* What is needed
Within the data that follows, how many lines contain the word "tonne"? Reply with only the number.

* Input
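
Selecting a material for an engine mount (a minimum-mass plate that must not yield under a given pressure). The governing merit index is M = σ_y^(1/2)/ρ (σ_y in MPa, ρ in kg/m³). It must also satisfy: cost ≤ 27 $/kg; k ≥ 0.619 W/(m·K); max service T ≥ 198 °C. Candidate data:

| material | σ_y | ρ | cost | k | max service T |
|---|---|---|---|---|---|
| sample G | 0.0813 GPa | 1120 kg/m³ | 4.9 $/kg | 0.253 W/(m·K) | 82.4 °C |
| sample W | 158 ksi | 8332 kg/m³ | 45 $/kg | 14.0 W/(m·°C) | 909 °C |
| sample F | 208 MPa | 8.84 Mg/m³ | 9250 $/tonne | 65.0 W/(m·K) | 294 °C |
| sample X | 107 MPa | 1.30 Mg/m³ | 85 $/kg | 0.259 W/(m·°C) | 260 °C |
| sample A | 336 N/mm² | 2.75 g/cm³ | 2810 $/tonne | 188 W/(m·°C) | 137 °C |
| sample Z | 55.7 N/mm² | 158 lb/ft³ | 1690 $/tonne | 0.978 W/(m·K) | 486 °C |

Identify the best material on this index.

sample Z

Screen on constraints: cost ≤ 27 $/kg; k ≥ 0.619 W/(m·K); max service T ≥ 198 °C. Survivors: sample F, sample Z.
Normalizing units and computing the index:
  sample F: σ_y = 208.0 MPa, ρ = 8840 kg/m³
  sample Z: σ_y = 55.70 MPa, ρ = 2531 kg/m³
  sample Z: M = 2.95×10⁻³
  sample F: M = 1.63×10⁻³
Sample Z has the largest M.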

* Worked solution
3